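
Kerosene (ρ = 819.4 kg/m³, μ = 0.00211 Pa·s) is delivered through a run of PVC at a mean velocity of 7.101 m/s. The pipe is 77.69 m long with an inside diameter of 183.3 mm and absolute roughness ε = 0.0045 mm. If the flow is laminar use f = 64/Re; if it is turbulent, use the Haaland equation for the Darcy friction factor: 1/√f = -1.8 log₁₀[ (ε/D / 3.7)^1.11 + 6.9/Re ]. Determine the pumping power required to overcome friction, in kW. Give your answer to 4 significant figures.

P ≈ 21.88 kW

Reynolds number Re = ρVD/μ = 819.4 · 7.101 · 0.1833 / 0.00211 = 5.055e+05.
Re > 4000 → turbulent. Relative roughness ε/D = 4.5e-06/0.1833 = 2.45e-05. Haaland: 1/√f = -1.8 log₁₀[(2.45e-05/3.7)^1.11 + 6.9/5.055e+05] = -1.8 log₁₀[1.79e-06 + 1.37e-05] = 8.661, so f = 0.01333.
Darcy-Weisbach: ΔP = f(L/D)(ρV²/2) = 0.01333·(77.69/0.1833)·(819.4·7.101²/2) = 0.01333·423.8·2.066e+04 = 1.167e+05 Pa.
Q = V·A = 7.101·0.02639 = 0.1874 m³/s.
Pumping power P = QΔP = 0.1874·1.167e+05 = 21875 W = 21.88 kW.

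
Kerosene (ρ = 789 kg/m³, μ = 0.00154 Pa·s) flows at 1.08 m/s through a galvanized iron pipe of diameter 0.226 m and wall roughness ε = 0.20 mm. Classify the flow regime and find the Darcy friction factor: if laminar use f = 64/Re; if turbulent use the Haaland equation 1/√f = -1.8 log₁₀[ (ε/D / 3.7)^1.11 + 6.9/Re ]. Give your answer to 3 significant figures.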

# # # # # # #

## Task to complete
The entire listing must be repeated without a single change.

## Answer
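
Kerosene (ρ = 819.4 kg/m³, μ = 0.00211 Pa·s) is delivered through a run of PVC at a mean velocity of 7.101 m/s. The pipe is 77.69 m long with an inside diameter of 183.3 mm and absolute roughness ε = 0.0045 mm. If the flow is laminar use f = 64/Re; if it is turbulent, use the Haaland equation for the Darcy friction factor: 1/√f = -1.8 log₁₀[ (ε/D / 3.7)^1.11 + 6.9/Re ]. Determine the pumping power required to overcome friction, in kW. Give your answer to 4 significant figures.

P ≈ 21.88 kW

Reynolds number Re = ρVD/μ = 819.4 · 7.101 · 0.1833 / 0.00211 = 5.055e+05.
Re > 4000 → turbulent. Relative roughness ε/D = 4.5e-06/0.1833 = 2.45e-05. Haaland: 1/√f = -1.8 log₁₀[(2.45e-05/3.7)^1.11 + 6.9/5.055e+05] = -1.8 log₁₀[1.79e-06 + 1.37e-05] = 8.661, so f = 0.01333.
Darcy-Weisbach: ΔP = f(L/D)(ρV²/2) = 0.01333·(77.69/0.1833)·(819.4·7.101²/2) = 0.01333·423.8·2.066e+04 = 1.167e+05 Pa.
Q = V·A = 7.101·0.02639 = 0.1874 m³/s.
Pumping power P = QΔP = 0.1874·1.167e+05 = 21875 W = 21.88 kW.

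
Kerosene (ρ = 789 kg/m³, μ = 0.00154 Pa·s) flows at 1.08 m/s through a galvanized iron pipe of diameter 0.226 m and wall roughness ε = 0.20 mm. Classify the flow regime and find the Darcy friction factor: if laminar use f = 64/Re; if turbulent use the Haaland equation 1/√f = -1.8 log₁₀[ (ε/D / 3.7)^1.11 + 6.9/Re ]. Give your answer to 3 significant figures.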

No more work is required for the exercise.